## Goal of the exercise:
Below are the entries. Transcribe exactly the lines from the one with "In the context" through the one with "Apply the relevant", ends included, and leave out all others.
Data to use Block Start
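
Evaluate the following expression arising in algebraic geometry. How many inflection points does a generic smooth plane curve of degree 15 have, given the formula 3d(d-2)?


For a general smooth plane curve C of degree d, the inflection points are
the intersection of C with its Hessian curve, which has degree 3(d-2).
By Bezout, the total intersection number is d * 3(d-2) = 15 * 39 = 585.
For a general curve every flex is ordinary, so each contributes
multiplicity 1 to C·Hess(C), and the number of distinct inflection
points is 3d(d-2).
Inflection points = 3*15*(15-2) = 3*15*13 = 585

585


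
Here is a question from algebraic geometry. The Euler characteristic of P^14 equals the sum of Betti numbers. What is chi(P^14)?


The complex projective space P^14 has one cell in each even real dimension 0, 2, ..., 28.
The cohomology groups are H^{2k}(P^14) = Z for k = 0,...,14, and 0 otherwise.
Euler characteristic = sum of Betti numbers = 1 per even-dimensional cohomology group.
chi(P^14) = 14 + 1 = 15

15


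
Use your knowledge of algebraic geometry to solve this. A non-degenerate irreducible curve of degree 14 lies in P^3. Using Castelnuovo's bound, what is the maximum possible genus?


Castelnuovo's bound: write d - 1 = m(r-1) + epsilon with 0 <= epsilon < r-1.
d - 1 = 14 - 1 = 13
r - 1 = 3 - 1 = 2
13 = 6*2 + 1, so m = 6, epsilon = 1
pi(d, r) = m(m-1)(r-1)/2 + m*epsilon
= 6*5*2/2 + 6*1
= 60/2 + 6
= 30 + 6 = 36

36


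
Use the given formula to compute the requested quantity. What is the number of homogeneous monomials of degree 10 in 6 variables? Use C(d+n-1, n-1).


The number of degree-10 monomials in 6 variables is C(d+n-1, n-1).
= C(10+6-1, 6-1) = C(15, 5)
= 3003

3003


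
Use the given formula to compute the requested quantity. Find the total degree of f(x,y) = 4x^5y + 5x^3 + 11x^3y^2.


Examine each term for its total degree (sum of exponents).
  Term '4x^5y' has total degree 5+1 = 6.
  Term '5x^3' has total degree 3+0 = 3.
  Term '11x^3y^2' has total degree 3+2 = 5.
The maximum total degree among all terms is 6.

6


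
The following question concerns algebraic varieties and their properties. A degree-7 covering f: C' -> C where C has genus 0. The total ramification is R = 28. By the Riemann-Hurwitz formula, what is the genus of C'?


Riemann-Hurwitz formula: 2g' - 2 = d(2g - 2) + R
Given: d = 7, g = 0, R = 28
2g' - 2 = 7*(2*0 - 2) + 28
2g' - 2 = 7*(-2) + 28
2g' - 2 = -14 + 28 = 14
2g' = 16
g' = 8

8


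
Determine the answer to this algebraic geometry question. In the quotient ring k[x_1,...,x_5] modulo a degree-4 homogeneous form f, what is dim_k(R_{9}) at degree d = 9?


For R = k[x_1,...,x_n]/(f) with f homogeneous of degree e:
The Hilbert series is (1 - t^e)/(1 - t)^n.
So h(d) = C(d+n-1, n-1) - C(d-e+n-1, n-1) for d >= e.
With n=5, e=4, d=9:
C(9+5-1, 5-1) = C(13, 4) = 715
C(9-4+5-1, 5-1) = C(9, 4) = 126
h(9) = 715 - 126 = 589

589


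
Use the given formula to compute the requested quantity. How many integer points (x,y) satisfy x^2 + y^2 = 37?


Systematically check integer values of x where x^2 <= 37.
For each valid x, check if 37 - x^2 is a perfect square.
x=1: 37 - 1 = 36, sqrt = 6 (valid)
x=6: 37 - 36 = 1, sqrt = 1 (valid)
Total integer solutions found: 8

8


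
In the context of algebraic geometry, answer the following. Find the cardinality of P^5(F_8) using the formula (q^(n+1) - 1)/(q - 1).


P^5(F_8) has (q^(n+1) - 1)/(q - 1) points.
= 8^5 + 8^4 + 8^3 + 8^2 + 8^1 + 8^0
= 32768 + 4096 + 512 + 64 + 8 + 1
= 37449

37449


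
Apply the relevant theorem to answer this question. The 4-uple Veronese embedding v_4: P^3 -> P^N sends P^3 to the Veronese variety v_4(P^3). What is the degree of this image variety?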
Data to use Block End
Data to use Block Start
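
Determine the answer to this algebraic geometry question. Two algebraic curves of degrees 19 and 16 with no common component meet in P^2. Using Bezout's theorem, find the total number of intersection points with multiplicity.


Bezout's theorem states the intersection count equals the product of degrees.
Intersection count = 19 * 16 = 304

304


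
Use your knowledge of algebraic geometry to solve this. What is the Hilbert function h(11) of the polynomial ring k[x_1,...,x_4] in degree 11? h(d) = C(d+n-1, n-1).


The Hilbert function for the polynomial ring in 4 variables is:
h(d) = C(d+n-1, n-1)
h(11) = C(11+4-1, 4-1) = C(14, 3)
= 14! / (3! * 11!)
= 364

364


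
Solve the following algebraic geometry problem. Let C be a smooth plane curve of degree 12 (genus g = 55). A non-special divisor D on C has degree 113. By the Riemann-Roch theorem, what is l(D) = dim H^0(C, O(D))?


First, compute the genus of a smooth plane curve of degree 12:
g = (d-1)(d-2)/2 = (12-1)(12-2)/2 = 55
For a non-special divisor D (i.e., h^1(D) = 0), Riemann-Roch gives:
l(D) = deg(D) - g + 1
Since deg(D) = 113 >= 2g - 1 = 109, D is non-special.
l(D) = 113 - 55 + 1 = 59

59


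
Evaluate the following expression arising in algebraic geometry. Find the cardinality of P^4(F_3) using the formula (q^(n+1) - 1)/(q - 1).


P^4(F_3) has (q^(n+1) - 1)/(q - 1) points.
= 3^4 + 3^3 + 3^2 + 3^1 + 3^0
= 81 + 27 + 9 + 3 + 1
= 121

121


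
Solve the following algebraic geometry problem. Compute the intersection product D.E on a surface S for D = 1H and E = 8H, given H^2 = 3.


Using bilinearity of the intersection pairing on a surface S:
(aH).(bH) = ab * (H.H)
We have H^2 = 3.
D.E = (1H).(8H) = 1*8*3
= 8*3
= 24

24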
Data to use Block End
## Expected answer:
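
In the context of algebraic geometry, answer the following. Find the cardinality of P^5(F_8) using the formula (q^(n+1) - 1)/(q - 1).


P^5(F_8) has (q^(n+1) - 1)/(q - 1) points.
= 8^5 + 8^4 + 8^3 + 8^2 + 8^1 + 8^0
= 32768 + 4096 + 512 + 64 + 8 + 1
= 37449

37449


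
Apply the relevant theorem to answer this question. The 4-uple Veronese embedding v_4: P^3 -> P^N sends P^3 to the Veronese variety v_4(P^3). What is the degree of this image variety?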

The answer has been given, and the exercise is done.